**Task prompt:**
Go through the records below and copy out every line holding "circuit".

[Stored items]
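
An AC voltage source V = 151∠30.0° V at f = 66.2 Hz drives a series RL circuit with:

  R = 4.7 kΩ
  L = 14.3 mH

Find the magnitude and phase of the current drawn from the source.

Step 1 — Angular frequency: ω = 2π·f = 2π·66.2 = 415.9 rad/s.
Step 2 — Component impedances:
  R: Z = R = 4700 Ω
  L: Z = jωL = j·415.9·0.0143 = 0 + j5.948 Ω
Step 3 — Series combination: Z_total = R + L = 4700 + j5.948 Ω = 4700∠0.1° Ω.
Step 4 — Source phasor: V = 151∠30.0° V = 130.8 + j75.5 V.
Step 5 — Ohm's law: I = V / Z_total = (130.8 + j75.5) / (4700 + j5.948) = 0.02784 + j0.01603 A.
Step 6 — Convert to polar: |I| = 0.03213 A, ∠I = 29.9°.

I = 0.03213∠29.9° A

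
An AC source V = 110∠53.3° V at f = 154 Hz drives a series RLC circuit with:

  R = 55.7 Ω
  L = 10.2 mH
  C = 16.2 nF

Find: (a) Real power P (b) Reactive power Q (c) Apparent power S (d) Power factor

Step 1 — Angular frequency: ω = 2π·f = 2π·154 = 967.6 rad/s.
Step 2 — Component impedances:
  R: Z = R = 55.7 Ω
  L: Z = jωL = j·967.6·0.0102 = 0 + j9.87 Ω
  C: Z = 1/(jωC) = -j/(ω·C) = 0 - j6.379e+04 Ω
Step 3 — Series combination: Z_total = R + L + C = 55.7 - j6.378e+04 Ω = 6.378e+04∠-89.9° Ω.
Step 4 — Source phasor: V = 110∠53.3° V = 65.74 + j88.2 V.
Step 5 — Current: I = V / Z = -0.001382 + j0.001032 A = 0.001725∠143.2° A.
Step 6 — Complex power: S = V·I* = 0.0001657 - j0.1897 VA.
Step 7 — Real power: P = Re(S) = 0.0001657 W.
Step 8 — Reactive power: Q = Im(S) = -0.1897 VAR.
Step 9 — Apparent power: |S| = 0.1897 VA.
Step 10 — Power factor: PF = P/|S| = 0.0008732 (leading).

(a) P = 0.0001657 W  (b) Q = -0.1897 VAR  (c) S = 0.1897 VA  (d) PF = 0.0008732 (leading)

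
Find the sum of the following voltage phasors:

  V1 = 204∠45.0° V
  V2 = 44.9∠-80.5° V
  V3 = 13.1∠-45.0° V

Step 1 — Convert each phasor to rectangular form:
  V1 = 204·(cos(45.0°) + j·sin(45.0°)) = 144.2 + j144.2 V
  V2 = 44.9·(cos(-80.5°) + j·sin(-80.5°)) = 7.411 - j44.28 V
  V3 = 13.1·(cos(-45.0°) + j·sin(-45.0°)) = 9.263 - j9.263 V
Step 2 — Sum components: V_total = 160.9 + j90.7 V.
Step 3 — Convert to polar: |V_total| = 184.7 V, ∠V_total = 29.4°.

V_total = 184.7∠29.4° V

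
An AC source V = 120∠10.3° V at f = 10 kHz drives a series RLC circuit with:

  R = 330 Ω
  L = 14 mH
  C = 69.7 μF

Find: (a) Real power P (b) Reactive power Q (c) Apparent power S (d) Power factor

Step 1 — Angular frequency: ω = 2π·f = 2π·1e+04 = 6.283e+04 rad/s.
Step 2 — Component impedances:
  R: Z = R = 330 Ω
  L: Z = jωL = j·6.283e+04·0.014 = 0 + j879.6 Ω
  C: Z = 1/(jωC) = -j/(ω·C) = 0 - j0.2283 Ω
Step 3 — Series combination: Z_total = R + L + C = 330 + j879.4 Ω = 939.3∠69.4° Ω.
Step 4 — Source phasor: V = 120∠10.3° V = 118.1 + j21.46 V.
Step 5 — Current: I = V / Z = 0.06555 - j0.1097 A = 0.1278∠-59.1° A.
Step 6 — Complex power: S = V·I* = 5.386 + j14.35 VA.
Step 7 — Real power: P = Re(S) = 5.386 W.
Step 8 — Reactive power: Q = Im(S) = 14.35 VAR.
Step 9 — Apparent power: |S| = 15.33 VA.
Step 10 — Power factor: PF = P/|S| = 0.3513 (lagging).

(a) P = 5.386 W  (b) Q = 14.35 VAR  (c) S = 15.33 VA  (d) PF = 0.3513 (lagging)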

**Solved problem:**
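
An AC voltage source V = 151∠30.0° V at f = 66.2 Hz drives a series RL circuit with:
An AC source V = 110∠53.3° V at f = 154 Hz drives a series RLC circuit with:
An AC source V = 120∠10.3° V at f = 10 kHz drives a series RLC circuit with: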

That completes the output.